» AIM OF THE TASK
Nothing in the data may be omitted; output it all verbatim.

[Start of section]

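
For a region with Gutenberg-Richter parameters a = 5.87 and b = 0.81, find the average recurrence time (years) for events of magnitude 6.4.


log10(N) = 5.87 - 0.81*6.4 = 0.686
N = 10^0.686 = 4.852885
T = 1/N = 1/4.852885 = 0.2061 years

0.2061


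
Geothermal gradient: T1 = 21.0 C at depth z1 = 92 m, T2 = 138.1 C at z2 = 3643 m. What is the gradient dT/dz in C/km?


dT = 138.1 - 21.0 = 117.1 C
dz = 3643 - 92 = 3551 m
gradient = dT/dz * 1000 = 117.1/3551 * 1000 = 32.9766 C/km

32.9766


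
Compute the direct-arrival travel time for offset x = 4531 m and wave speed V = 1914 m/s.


t = x / V
= 4531 / 1914
= 2.3673 s

2.3673


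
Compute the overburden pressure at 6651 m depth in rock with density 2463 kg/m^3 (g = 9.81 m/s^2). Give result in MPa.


P = rho * g * z / 1e6
= 2463 * 9.81 * 6651 / 1e6
= 160701661.53 / 1e6
= 160.7017 MPa

160.7017


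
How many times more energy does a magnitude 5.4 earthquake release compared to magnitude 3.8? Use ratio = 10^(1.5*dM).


M2 - M1 = 5.4 - 3.8 = 1.6
1.5 * 1.6 = 2.4
ratio = 10^2.4 = 251.19

251.19


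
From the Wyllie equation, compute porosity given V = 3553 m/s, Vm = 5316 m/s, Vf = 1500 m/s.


1/V - 1/Vm = 1/3553 - 1/5316 = 9.334e-05
1/Vf - 1/Vm = 1/1500 - 1/5316 = 0.00047856
phi = 9.334e-05 / 0.00047856 = 0.195

0.195


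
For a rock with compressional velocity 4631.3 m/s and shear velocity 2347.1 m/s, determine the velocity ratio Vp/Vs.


Vp/Vs = 4631.3 / 2347.1
= 1.9732

1.9732


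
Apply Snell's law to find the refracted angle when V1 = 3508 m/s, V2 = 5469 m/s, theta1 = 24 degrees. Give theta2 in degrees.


sin(theta1) = sin(24 deg) = 0.406737
sin(theta2) = V2/V1 * sin(theta1) = 5469/3508 * 0.406737 = 0.634106
theta2 = arcsin(0.634106) = 39.3537 degrees

39.3537


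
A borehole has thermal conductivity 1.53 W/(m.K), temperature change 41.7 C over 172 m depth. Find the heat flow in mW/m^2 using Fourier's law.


q = k * dT / dz * 1000
= 1.53 * 41.7 / 172 * 1000
= 0.370936 * 1000
= 370.936 mW/m^2

370.936


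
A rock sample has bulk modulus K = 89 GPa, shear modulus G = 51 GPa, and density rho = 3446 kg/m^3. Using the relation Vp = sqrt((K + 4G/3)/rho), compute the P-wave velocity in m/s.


First compute the effective modulus:
K + 4G/3 = 89e9 + 4*51e9/3 = 157000000000.0 Pa
Then divide by density:
157000000000.0 / 3446 = 45560069.646 Pa/(kg/m^3)
Take the square root:
Vp = sqrt(45560069.646) = 6749.82 m/s

6749.82


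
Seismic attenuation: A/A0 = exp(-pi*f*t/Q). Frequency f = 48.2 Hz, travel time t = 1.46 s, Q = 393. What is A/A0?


pi*f*t/Q = pi*48.2*1.46/393 = 0.562545
A/A0 = exp(-0.562545) = 0.569757

0.569757


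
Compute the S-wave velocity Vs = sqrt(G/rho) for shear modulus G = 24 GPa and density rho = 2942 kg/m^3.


Convert G to Pa: G = 24e9 Pa
Compute G/rho = 24e9 / 2942 = 8157715.8396
Vs = sqrt(8157715.8396) = 2856.17 m/s

2856.17


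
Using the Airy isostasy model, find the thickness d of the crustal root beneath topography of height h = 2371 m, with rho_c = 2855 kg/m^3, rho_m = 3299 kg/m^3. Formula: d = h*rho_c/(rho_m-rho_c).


rho_m - rho_c = 3299 - 2855 = 444
d = 2371 * 2855 / 444
= 6769205 / 444
= 15245.96 m

15245.96


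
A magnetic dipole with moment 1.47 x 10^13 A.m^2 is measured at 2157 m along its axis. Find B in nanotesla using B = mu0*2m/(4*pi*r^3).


m = 1.47 x 10^13 = 14700000000000 A.m^2
2m = 29400000000000 A.m^2
r^3 = 2157^3 = 10035763893
B = (4pi*10^-7) * 29400000000000 / (4*pi * 10035763893) * 1e9
= 36945129.606216 / 126113128477.64 * 1e9
= 292952.2886 nT

292952.2886


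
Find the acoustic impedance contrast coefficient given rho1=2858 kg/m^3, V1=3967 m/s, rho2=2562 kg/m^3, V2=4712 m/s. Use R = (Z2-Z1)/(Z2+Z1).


Z1 = 2858 * 3967 = 11337686
Z2 = 2562 * 4712 = 12072144
R = (12072144 - 11337686) / (12072144 + 11337686) = 734458 / 23409830 = 0.0314

0.0314


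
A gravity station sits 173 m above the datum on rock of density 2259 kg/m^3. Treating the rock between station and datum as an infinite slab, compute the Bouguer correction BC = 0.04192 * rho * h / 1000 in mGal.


BC = 0.04192 * rho * h / 1000
= 0.04192 * 2259 * 173 / 1000
= 16.3826 mGal

16.3826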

[End of section]

» EXERCISE ANSWER
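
For a region with Gutenberg-Richter parameters a = 5.87 and b = 0.81, find the average recurrence time (years) for events of magnitude 6.4.


log10(N) = 5.87 - 0.81*6.4 = 0.686
N = 10^0.686 = 4.852885
T = 1/N = 1/4.852885 = 0.2061 years

0.2061


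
Geothermal gradient: T1 = 21.0 C at depth z1 = 92 m, T2 = 138.1 C at z2 = 3643 m. What is the gradient dT/dz in C/km?


dT = 138.1 - 21.0 = 117.1 C
dz = 3643 - 92 = 3551 m
gradient = dT/dz * 1000 = 117.1/3551 * 1000 = 32.9766 C/km

32.9766


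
Compute the direct-arrival travel time for offset x = 4531 m and wave speed V = 1914 m/s.


t = x / V
= 4531 / 1914
= 2.3673 s

2.3673


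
Compute the overburden pressure at 6651 m depth in rock with density 2463 kg/m^3 (g = 9.81 m/s^2). Give result in MPa.


P = rho * g * z / 1e6
= 2463 * 9.81 * 6651 / 1e6
= 160701661.53 / 1e6
= 160.7017 MPa

160.7017


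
How many times more energy does a magnitude 5.4 earthquake release compared to magnitude 3.8? Use ratio = 10^(1.5*dM).


M2 - M1 = 5.4 - 3.8 = 1.6
1.5 * 1.6 = 2.4
ratio = 10^2.4 = 251.19

251.19


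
From the Wyllie equation, compute porosity given V = 3553 m/s, Vm = 5316 m/s, Vf = 1500 m/s.


1/V - 1/Vm = 1/3553 - 1/5316 = 9.334e-05
1/Vf - 1/Vm = 1/1500 - 1/5316 = 0.00047856
phi = 9.334e-05 / 0.00047856 = 0.195

0.195


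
For a rock with compressional velocity 4631.3 m/s and shear velocity 2347.1 m/s, determine the velocity ratio Vp/Vs.


Vp/Vs = 4631.3 / 2347.1
= 1.9732

1.9732


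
Apply Snell's law to find the refracted angle when V1 = 3508 m/s, V2 = 5469 m/s, theta1 = 24 degrees. Give theta2 in degrees.


sin(theta1) = sin(24 deg) = 0.406737
sin(theta2) = V2/V1 * sin(theta1) = 5469/3508 * 0.406737 = 0.634106
theta2 = arcsin(0.634106) = 39.3537 degrees

39.3537


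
A borehole has thermal conductivity 1.53 W/(m.K), temperature change 41.7 C over 172 m depth. Find the heat flow in mW/m^2 using Fourier's law.


q = k * dT / dz * 1000
= 1.53 * 41.7 / 172 * 1000
= 0.370936 * 1000
= 370.936 mW/m^2

370.936


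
A rock sample has bulk modulus K = 89 GPa, shear modulus G = 51 GPa, and density rho = 3446 kg/m^3. Using the relation Vp = sqrt((K + 4G/3)/rho), compute the P-wave velocity in m/s.


First compute the effective modulus:
K + 4G/3 = 89e9 + 4*51e9/3 = 157000000000.0 Pa
Then divide by density:
157000000000.0 / 3446 = 45560069.646 Pa/(kg/m^3)
Take the square root:
Vp = sqrt(45560069.646) = 6749.82 m/s

6749.82


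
Seismic attenuation: A/A0 = exp(-pi*f*t/Q). Frequency f = 48.2 Hz, travel time t = 1.46 s, Q = 393. What is A/A0?


pi*f*t/Q = pi*48.2*1.46/393 = 0.562545
A/A0 = exp(-0.562545) = 0.569757

0.569757


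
Compute the S-wave velocity Vs = sqrt(G/rho) for shear modulus G = 24 GPa and density rho = 2942 kg/m^3.


Convert G to Pa: G = 24e9 Pa
Compute G/rho = 24e9 / 2942 = 8157715.8396
Vs = sqrt(8157715.8396) = 2856.17 m/s

2856.17


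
Using the Airy isostasy model, find the thickness d of the crustal root beneath topography of height h = 2371 m, with rho_c = 2855 kg/m^3, rho_m = 3299 kg/m^3. Formula: d = h*rho_c/(rho_m-rho_c).


rho_m - rho_c = 3299 - 2855 = 444
d = 2371 * 2855 / 444
= 6769205 / 444
= 15245.96 m

15245.96


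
A magnetic dipole with moment 1.47 x 10^13 A.m^2 is measured at 2157 m along its axis. Find B in nanotesla using B = mu0*2m/(4*pi*r^3).


m = 1.47 x 10^13 = 14700000000000 A.m^2
2m = 29400000000000 A.m^2
r^3 = 2157^3 = 10035763893
B = (4pi*10^-7) * 29400000000000 / (4*pi * 10035763893) * 1e9
= 36945129.606216 / 126113128477.64 * 1e9
= 292952.2886 nT

292952.2886


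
Find the acoustic impedance contrast coefficient given rho1=2858 kg/m^3, V1=3967 m/s, rho2=2562 kg/m^3, V2=4712 m/s. Use R = (Z2-Z1)/(Z2+Z1).


Z1 = 2858 * 3967 = 11337686
Z2 = 2562 * 4712 = 12072144
R = (12072144 - 11337686) / (12072144 + 11337686) = 734458 / 23409830 = 0.0314

0.0314


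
A gravity station sits 173 m above the datum on rock of density 2259 kg/m^3. Treating the rock between station and datum as an infinite slab, compute the Bouguer correction BC = 0.04192 * rho * h / 1000 in mGal.


BC = 0.04192 * rho * h / 1000
= 0.04192 * 2259 * 173 / 1000
= 16.3826 mGal

16.3826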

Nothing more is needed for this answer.